How to complete this task: Exactly as given, write out all the entries again.

━━━━━━━━

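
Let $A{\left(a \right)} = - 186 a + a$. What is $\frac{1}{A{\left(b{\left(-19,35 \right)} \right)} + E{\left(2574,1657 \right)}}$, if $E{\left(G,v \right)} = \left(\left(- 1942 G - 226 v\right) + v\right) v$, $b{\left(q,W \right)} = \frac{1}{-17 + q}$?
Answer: $- \frac{36}{320422686331} \approx -1.1235 \cdot 10^{-10}$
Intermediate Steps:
$A{\left(a \right)} = - 185 a$
$E{\left(G,v \right)} = v \left(- 1942 G - 225 v\right)$ ($E{\left(G,v \right)} = \left(- 1942 G - 225 v\right) v = v \left(- 1942 G - 225 v\right)$)
$\frac{1}{A{\left(b{\left(-19,35 \right)} \right)} + E{\left(2574,1657 \right)}} = \frac{1}{- \frac{185}{-17 - 19} - 1657 \left(225 \cdot 1657 + 1942 \cdot 2574\right)} = \frac{1}{- \frac{185}{-36} - 1657 \left(372825 + 4998708\right)} = \frac{1}{\left(-185\right) \left(- \frac{1}{36}\right) - 1657 \cdot 5371533} = \frac{1}{\frac{185}{36} - 8900630181} = \frac{1}{- \frac{320422686331}{36}} = - \frac{36}{320422686331}$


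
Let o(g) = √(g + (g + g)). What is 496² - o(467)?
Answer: 246016 - √1401 ≈ 2.4598e+5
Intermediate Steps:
o(g) = √3*√g (o(g) = √(g + 2*g) = √(3*g) = √3*√g)
496² - o(467) = 496² - √3*√467 = 246016 - √1401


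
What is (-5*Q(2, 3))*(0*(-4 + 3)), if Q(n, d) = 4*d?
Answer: 0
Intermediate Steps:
(-5*Q(2, 3))*(0*(-4 + 3)) = (-20*3)*(0*(-4 + 3)) = (-5*12)*(0*(-1)) = -60*0 = 0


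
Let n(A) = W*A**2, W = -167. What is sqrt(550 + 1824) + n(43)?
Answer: -308783 + sqrt(2374) ≈ -3.0873e+5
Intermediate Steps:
n(A) = -167*A**2
sqrt(550 + 1824) + n(43) = sqrt(550 + 1824) - 167*43**2 = sqrt(2374) - 167*1849 = sqrt(2374) - 308783 = -308783 + sqrt(2374)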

━━━━━━━━

Solved exercise:
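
Let $A{\left(a \right)} = - 186 a + a$. What is $\frac{1}{A{\left(b{\left(-19,35 \right)} \right)} + E{\left(2574,1657 \right)}}$, if $E{\left(G,v \right)} = \left(\left(- 1942 G - 226 v\right) + v\right) v$, $b{\left(q,W \right)} = \frac{1}{-17 + q}$?
Answer: $- \frac{36}{320422686331} \approx -1.1235 \cdot 10^{-10}$
Intermediate Steps:
$A{\left(a \right)} = - 185 a$
$E{\left(G,v \right)} = v \left(- 1942 G - 225 v\right)$ ($E{\left(G,v \right)} = \left(- 1942 G - 225 v\right) v = v \left(- 1942 G - 225 v\right)$)
$\frac{1}{A{\left(b{\left(-19,35 \right)} \right)} + E{\left(2574,1657 \right)}} = \frac{1}{- \frac{185}{-17 - 19} - 1657 \left(225 \cdot 1657 + 1942 \cdot 2574\right)} = \frac{1}{- \frac{185}{-36} - 1657 \left(372825 + 4998708\right)} = \frac{1}{\left(-185\right) \left(- \frac{1}{36}\right) - 1657 \cdot 5371533} = \frac{1}{\frac{185}{36} - 8900630181} = \frac{1}{- \frac{320422686331}{36}} = - \frac{36}{320422686331}$


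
Let o(g) = √(g + (g + g)). What is 496² - o(467)?
Answer: 246016 - √1401 ≈ 2.4598e+5
Intermediate Steps:
o(g) = √3*√g (o(g) = √(g + 2*g) = √(3*g) = √3*√g)
496² - o(467) = 496² - √3*√467 = 246016 - √1401


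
What is (-5*Q(2, 3))*(0*(-4 + 3)), if Q(n, d) = 4*d?
Answer: 0
Intermediate Steps:
(-5*Q(2, 3))*(0*(-4 + 3)) = (-20*3)*(0*(-4 + 3)) = (-5*12)*(0*(-1)) = -60*0 = 0


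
Let n(A) = W*A**2, W = -167. What is sqrt(550 + 1824) + n(43)?
Answer: -308783 + sqrt(2374) ≈ -3.0873e+5
Intermediate Steps:
n(A) = -167*A**2
sqrt(550 + 1824) + n(43) = sqrt(550 + 1824) - 167*43**2 = sqrt(2374) - 167*1849 = sqrt(2374) - 308783 = -308783 + sqrt(2374)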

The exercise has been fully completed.